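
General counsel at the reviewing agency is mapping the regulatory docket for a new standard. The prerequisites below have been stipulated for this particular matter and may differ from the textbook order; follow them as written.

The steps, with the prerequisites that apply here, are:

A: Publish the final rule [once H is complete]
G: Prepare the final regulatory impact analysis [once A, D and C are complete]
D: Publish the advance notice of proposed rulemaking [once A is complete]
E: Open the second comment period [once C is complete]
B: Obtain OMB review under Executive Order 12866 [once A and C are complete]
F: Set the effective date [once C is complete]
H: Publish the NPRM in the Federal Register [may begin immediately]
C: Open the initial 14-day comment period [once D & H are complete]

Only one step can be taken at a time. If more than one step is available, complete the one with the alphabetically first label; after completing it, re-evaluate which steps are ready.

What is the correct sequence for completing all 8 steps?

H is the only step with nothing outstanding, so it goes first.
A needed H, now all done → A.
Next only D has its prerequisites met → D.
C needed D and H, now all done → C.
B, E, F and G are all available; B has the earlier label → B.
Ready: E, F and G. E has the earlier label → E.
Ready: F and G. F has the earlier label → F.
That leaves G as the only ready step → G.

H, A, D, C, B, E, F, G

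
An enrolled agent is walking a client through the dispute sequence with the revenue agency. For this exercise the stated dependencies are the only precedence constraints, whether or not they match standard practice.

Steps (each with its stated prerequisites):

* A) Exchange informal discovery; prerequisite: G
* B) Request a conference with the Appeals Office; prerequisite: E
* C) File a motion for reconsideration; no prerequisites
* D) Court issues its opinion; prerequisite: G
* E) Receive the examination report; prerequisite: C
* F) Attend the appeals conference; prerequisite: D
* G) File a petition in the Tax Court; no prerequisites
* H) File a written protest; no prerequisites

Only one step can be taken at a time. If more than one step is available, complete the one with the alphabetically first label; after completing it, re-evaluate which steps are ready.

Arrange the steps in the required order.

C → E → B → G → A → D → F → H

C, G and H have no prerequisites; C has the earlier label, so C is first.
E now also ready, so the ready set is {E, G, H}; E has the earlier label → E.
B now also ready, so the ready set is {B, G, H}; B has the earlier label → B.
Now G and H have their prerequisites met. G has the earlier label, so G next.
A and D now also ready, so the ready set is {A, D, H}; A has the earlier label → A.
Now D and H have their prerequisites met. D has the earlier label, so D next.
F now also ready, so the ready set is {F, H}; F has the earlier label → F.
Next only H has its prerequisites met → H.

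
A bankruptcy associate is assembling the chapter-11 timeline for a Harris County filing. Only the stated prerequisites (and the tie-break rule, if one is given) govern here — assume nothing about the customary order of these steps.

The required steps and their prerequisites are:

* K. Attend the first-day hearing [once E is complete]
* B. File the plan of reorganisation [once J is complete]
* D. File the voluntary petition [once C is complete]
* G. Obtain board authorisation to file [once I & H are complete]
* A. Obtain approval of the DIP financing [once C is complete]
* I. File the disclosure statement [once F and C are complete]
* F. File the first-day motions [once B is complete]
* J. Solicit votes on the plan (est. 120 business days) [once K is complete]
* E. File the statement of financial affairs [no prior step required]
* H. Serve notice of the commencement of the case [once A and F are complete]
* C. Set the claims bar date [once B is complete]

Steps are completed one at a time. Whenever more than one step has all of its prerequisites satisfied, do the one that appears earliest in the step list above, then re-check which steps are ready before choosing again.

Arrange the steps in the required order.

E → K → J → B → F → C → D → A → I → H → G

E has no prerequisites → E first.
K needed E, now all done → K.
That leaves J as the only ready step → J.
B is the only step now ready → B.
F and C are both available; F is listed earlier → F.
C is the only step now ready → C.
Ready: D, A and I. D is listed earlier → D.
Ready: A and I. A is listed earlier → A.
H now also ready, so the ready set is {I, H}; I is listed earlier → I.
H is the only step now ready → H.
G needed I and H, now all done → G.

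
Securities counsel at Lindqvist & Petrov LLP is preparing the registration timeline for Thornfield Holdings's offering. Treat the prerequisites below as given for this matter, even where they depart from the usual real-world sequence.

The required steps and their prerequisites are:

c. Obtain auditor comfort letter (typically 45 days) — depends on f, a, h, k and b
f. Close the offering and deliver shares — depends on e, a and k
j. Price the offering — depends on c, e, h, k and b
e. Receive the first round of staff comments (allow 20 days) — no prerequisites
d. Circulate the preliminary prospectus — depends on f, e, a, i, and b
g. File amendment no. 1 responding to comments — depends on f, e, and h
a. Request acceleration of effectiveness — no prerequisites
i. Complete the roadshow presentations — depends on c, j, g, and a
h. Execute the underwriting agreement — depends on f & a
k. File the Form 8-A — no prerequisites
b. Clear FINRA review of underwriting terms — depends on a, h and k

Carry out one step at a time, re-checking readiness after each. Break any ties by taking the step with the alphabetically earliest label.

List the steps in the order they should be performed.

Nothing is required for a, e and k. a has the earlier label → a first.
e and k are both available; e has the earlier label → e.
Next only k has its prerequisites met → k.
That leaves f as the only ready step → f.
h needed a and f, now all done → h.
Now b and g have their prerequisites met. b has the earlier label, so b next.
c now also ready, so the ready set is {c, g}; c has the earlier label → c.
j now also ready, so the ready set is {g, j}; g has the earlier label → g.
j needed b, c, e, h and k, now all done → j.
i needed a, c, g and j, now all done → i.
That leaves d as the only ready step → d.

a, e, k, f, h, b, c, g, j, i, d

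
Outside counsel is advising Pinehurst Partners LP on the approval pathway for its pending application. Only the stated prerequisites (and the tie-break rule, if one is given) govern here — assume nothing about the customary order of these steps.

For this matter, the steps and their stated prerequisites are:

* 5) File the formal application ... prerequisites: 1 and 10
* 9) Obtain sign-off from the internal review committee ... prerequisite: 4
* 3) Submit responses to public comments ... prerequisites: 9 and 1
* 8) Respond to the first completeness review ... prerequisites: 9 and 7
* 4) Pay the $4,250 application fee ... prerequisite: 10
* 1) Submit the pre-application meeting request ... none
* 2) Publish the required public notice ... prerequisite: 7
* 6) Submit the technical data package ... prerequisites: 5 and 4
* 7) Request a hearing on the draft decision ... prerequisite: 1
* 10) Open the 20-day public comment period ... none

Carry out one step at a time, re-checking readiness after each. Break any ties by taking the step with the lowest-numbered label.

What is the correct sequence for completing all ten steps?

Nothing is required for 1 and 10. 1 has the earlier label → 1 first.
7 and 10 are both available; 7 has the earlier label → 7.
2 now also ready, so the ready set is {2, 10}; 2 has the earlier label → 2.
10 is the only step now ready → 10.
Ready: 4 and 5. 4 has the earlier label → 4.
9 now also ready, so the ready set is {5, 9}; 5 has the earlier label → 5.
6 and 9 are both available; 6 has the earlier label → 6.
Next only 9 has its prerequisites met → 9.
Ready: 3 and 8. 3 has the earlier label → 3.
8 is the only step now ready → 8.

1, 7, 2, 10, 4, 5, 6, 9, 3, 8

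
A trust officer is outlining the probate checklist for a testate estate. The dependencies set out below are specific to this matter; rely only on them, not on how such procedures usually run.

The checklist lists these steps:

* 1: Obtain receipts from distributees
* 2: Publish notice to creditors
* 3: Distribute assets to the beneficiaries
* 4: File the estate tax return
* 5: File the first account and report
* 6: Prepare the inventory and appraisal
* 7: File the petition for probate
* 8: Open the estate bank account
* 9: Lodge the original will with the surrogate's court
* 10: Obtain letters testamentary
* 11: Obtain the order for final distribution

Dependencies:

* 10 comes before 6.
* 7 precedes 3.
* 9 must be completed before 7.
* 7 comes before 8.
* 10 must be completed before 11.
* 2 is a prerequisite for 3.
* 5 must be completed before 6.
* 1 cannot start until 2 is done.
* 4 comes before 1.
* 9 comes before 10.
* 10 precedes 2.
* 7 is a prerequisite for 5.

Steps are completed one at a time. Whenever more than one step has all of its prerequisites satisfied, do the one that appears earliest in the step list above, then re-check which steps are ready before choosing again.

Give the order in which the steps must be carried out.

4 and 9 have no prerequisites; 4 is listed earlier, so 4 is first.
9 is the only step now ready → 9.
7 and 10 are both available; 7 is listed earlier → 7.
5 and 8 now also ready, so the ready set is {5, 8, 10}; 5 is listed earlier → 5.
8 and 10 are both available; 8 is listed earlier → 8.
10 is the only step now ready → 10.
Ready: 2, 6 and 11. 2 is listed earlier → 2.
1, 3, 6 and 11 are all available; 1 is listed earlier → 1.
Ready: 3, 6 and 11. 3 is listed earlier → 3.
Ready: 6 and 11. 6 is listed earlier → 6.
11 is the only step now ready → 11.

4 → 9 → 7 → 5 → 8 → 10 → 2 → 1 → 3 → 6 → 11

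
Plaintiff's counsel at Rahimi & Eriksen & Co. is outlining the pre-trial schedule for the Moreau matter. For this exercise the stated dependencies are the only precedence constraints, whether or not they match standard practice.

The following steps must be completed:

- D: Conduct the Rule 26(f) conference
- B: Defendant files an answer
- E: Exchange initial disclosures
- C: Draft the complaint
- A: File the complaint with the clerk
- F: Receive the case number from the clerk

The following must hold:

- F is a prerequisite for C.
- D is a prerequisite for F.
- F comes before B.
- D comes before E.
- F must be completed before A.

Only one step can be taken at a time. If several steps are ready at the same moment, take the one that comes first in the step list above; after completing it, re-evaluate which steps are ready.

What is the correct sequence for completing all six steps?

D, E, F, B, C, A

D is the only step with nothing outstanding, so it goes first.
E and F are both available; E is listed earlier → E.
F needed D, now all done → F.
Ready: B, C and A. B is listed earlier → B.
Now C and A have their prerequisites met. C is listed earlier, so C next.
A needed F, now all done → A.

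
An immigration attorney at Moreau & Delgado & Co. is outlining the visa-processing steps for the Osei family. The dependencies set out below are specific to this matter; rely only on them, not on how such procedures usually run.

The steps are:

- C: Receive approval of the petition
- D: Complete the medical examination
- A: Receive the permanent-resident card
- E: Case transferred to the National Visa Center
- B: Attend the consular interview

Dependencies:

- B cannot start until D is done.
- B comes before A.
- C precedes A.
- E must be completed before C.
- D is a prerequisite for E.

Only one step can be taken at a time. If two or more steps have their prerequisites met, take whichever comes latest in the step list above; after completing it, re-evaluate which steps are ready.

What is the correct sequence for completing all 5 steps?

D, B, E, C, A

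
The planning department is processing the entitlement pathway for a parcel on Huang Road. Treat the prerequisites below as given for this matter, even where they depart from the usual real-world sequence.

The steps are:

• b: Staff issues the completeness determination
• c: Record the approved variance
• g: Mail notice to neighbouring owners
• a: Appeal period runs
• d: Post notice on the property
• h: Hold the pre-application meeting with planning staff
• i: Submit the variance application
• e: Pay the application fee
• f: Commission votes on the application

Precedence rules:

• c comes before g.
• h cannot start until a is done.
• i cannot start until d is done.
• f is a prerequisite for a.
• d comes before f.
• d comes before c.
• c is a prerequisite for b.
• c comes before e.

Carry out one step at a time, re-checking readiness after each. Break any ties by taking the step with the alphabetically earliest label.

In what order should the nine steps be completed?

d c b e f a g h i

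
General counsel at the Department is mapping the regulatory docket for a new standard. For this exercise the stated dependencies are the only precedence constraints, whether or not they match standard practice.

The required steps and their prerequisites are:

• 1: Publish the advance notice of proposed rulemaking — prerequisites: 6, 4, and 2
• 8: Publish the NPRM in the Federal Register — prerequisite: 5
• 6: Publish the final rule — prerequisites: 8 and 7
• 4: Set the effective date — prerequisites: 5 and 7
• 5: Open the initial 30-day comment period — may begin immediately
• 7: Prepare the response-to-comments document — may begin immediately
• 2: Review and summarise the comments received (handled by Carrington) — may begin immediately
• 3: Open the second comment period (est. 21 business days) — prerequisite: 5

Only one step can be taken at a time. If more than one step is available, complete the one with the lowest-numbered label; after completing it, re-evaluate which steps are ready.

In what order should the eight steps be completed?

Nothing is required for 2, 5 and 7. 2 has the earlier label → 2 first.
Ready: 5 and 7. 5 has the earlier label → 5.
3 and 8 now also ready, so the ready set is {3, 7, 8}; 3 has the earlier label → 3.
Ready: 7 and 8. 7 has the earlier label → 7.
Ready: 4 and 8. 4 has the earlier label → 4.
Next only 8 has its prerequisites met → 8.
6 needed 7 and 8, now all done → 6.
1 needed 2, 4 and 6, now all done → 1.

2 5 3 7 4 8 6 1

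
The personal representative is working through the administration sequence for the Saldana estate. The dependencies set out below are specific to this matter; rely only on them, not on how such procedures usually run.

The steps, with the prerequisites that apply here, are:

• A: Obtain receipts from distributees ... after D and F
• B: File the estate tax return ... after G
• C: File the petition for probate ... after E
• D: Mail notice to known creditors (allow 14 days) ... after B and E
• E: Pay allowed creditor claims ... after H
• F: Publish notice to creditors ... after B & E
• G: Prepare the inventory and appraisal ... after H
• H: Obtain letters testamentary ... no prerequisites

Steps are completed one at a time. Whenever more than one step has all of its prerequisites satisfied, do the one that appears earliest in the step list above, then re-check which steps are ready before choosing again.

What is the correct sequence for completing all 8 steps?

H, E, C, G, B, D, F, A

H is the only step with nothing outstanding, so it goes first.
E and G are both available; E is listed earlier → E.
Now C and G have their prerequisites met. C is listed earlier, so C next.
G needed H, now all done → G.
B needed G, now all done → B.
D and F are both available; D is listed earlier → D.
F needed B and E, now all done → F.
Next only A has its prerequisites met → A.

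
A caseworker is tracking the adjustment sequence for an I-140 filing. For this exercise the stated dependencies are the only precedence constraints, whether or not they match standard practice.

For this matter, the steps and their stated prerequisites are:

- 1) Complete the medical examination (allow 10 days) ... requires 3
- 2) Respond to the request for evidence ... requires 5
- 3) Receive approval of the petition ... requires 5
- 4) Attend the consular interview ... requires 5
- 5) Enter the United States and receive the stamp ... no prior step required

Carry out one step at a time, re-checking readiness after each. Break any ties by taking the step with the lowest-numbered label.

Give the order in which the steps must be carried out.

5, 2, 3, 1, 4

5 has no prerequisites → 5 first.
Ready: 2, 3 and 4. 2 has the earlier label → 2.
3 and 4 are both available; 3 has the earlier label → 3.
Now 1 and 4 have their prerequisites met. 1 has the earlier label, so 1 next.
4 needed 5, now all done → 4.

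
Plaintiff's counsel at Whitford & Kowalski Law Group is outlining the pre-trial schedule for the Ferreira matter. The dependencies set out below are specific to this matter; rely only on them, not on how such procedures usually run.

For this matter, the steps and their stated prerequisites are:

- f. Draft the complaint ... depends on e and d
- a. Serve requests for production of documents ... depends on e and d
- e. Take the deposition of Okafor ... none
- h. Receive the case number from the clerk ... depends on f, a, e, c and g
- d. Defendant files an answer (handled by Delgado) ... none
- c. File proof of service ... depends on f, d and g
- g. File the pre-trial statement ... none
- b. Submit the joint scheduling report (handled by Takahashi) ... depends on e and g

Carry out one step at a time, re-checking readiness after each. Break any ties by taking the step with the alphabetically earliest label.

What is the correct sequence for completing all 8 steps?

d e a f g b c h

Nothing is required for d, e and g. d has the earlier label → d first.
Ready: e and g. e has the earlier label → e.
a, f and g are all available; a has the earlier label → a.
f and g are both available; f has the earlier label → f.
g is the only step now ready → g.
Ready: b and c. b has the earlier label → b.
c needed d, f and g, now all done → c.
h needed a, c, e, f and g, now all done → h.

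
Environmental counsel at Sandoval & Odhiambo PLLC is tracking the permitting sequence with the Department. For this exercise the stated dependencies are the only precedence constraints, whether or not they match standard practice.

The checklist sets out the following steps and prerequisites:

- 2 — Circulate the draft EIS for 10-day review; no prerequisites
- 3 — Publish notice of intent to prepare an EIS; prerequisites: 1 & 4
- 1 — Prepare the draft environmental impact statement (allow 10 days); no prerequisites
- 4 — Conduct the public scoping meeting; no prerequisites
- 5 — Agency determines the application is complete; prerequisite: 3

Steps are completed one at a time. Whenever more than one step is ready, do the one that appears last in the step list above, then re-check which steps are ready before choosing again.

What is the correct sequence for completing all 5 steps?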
--- --- ---
● WORK INSTRUCTIONS: Out of the records above, pull the lines that include the word "prior".

● RESULT:
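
* E. File the statement of financial affairs [no prior step required]
- 5) Enter the United States and receive the stamp ... no prior step required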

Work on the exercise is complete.